#### What you are asked to do:
Pull every line that holds the word "each" from the entries.

#### Data for review:
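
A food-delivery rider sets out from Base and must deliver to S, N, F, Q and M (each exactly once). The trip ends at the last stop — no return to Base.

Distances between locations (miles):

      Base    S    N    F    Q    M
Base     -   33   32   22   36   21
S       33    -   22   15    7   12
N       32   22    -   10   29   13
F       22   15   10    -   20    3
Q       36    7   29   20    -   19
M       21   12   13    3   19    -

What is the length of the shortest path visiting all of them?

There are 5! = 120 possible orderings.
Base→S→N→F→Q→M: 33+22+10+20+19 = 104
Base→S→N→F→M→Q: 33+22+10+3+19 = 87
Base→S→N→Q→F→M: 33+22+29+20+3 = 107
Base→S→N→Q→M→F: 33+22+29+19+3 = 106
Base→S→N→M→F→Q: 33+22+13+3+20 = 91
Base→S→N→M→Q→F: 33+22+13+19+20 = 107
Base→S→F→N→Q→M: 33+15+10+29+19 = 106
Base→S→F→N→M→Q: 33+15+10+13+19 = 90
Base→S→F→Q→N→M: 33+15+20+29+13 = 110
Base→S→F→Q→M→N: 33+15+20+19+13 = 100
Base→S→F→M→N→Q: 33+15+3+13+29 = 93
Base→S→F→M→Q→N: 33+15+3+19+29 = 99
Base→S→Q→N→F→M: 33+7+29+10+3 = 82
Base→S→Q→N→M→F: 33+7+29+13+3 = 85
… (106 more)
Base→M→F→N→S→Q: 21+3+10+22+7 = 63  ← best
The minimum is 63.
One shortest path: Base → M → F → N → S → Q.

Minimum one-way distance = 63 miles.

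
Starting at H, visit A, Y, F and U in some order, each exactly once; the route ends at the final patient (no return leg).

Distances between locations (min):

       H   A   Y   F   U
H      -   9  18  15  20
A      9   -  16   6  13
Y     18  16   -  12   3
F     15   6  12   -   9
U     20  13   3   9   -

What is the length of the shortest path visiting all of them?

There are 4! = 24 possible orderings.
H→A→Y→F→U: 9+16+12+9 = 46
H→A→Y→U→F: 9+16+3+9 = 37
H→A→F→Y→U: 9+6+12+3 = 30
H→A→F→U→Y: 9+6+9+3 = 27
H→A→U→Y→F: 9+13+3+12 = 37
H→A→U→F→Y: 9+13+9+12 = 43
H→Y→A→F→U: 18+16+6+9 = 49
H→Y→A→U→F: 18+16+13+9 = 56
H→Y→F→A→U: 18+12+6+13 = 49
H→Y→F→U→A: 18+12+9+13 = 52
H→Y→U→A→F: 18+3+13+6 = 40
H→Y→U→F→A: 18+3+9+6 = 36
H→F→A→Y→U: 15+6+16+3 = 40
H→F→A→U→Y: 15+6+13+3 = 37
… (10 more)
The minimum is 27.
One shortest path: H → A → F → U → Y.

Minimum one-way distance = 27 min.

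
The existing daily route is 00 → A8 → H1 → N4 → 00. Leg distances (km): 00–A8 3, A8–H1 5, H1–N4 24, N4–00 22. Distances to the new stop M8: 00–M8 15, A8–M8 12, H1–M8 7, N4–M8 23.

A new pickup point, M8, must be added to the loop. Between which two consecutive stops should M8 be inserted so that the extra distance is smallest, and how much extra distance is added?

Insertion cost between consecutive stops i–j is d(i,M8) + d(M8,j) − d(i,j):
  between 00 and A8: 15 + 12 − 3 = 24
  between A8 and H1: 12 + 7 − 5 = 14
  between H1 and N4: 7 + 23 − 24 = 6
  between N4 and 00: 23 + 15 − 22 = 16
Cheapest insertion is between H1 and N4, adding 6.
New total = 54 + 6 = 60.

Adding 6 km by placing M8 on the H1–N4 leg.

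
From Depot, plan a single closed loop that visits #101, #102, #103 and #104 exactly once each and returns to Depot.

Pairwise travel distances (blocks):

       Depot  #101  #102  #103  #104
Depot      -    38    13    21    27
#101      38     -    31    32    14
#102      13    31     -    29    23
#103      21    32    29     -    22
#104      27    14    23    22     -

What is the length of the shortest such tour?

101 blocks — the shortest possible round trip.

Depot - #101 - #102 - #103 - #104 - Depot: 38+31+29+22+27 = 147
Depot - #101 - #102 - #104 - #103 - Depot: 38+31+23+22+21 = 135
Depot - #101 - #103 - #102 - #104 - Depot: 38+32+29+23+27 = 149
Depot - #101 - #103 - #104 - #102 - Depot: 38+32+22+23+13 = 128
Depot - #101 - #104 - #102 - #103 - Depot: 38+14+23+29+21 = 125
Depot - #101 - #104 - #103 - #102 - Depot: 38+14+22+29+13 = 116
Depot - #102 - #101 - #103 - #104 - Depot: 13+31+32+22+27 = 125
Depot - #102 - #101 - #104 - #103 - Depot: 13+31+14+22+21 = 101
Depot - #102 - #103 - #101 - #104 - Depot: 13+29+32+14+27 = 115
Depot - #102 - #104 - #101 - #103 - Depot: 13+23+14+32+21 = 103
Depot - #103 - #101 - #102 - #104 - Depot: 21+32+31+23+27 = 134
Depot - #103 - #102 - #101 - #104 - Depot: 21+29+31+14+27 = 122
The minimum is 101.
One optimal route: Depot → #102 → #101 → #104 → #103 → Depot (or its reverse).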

#### Exercise output:
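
A food-delivery rider sets out from Base and must deliver to S, N, F, Q and M (each exactly once). The trip ends at the last stop — no return to Base.
Starting at H, visit A, Y, F and U in some order, each exactly once; the route ends at the final patient (no return leg).
From Depot, plan a single closed loop that visits #101, #102, #103 and #104 exactly once each and returns to Depot.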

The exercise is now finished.